* _Your objective_:
Write the data out again, exactly as given.

(Stored items)
......
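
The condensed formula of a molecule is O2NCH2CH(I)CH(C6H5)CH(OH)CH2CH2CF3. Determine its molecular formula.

Atom tally by fragment:
  O2NCH2 → C:1 H:2 N:1 O:2
  CH(I) → C:1 H:1 I:1
  CH(C6H5) → C:7 H:6
  CH(OH) → C:1 H:2 O:1
  CH2 → C:1 H:2
  CH2CF3 → C:2 H:2 F:3
Element totals:
  C: 13
  H: 15
  F: 3
  I: 1
  N: 1
  O: 3

C13H15F3INO3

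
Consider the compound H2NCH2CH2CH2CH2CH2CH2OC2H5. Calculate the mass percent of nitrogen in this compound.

9.64%

Atom tally by fragment:
  H2NCH2 → C:1 H:4 N:1
  CH2 → C:1 H:2
  CH2 → C:1 H:2
  CH2 → C:1 H:2
  CH2 → C:1 H:2
  CH2OC2H5 → C:3 H:7 O:1
Element totals:
  C: 8
  H: 19
  N: 1
  O: 1
Molecular formula: C8H19NO.
Molar mass = 145.246 g/mol.
Mass from N: 1 × 14.007 = 14.007 g/mol.
%N = 14.007 / 145.246 × 100 = 9.64%.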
......
* _Result for this task_:
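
The condensed formula of a molecule is O2NCH2CH(I)CH(C6H5)CH(OH)CH2CH2CF3. Determine its molecular formula.

Atom tally by fragment:
  O2NCH2 → C:1 H:2 N:1 O:2
  CH(I) → C:1 H:1 I:1
  CH(C6H5) → C:7 H:6
  CH(OH) → C:1 H:2 O:1
  CH2 → C:1 H:2
  CH2CF3 → C:2 H:2 F:3
Element totals:
  C: 13
  H: 15
  F: 3
  I: 1
  N: 1
  O: 3

C13H15F3INO3

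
Consider the compound H2NCH2CH2CH2CH2CH2CH2OC2H5. Calculate the mass percent of nitrogen in this compound.

9.64%

Atom tally by fragment:
  H2NCH2 → C:1 H:4 N:1
  CH2 → C:1 H:2
  CH2 → C:1 H:2
  CH2 → C:1 H:2
  CH2 → C:1 H:2
  CH2OC2H5 → C:3 H:7 O:1
Element totals:
  C: 8
  H: 19
  N: 1
  O: 1
Molecular formula: C8H19NO.
Molar mass = 145.246 g/mol.
Mass from N: 1 × 14.007 = 14.007 g/mol.
%N = 14.007 / 145.246 × 100 = 9.64%.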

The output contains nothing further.